> **PROVIDED ENTRIES**:
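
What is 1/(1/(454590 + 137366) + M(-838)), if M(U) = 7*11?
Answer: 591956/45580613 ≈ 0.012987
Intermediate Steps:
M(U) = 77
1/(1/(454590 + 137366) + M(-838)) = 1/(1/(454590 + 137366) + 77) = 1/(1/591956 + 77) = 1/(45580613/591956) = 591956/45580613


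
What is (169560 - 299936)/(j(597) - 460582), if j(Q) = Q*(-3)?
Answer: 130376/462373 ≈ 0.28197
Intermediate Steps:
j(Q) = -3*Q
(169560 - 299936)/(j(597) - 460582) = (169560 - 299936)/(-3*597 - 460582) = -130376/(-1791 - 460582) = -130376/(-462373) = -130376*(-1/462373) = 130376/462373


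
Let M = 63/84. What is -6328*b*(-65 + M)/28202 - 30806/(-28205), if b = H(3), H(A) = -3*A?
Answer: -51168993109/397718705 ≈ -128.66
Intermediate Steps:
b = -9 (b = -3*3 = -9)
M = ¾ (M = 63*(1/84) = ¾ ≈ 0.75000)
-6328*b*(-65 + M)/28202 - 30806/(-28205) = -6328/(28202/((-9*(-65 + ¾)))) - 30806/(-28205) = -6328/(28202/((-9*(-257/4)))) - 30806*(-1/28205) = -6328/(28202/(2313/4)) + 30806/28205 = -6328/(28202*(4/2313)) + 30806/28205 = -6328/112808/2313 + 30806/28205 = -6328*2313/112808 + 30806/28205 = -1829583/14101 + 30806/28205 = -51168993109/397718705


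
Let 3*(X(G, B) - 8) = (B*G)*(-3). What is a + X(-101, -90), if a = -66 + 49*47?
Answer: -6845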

> **WHAT NEEDS TO BE DONE**: Each line in the listing above is to be returned unchanged.

> **TASK ANSWER**:
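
What is 1/(1/(454590 + 137366) + M(-838)), if M(U) = 7*11?
Answer: 591956/45580613 ≈ 0.012987
Intermediate Steps:
M(U) = 77
1/(1/(454590 + 137366) + M(-838)) = 1/(1/(454590 + 137366) + 77) = 1/(1/591956 + 77) = 1/(45580613/591956) = 591956/45580613


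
What is (169560 - 299936)/(j(597) - 460582), if j(Q) = Q*(-3)?
Answer: 130376/462373 ≈ 0.28197
Intermediate Steps:
j(Q) = -3*Q
(169560 - 299936)/(j(597) - 460582) = (169560 - 299936)/(-3*597 - 460582) = -130376/(-1791 - 460582) = -130376/(-462373) = -130376*(-1/462373) = 130376/462373


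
Let M = 63/84. What is -6328*b*(-65 + M)/28202 - 30806/(-28205), if b = H(3), H(A) = -3*A?
Answer: -51168993109/397718705 ≈ -128.66
Intermediate Steps:
b = -9 (b = -3*3 = -9)
M = ¾ (M = 63*(1/84) = ¾ ≈ 0.75000)
-6328*b*(-65 + M)/28202 - 30806/(-28205) = -6328/(28202/((-9*(-65 + ¾)))) - 30806/(-28205) = -6328/(28202/((-9*(-257/4)))) - 30806*(-1/28205) = -6328/(28202/(2313/4)) + 30806/28205 = -6328/(28202*(4/2313)) + 30806/28205 = -6328/112808/2313 + 30806/28205 = -6328*2313/112808 + 30806/28205 = -1829583/14101 + 30806/28205 = -51168993109/397718705


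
Let 3*(X(G, B) - 8) = (B*G)*(-3). What is a + X(-101, -90), if a = -66 + 49*47?
Answer: -6845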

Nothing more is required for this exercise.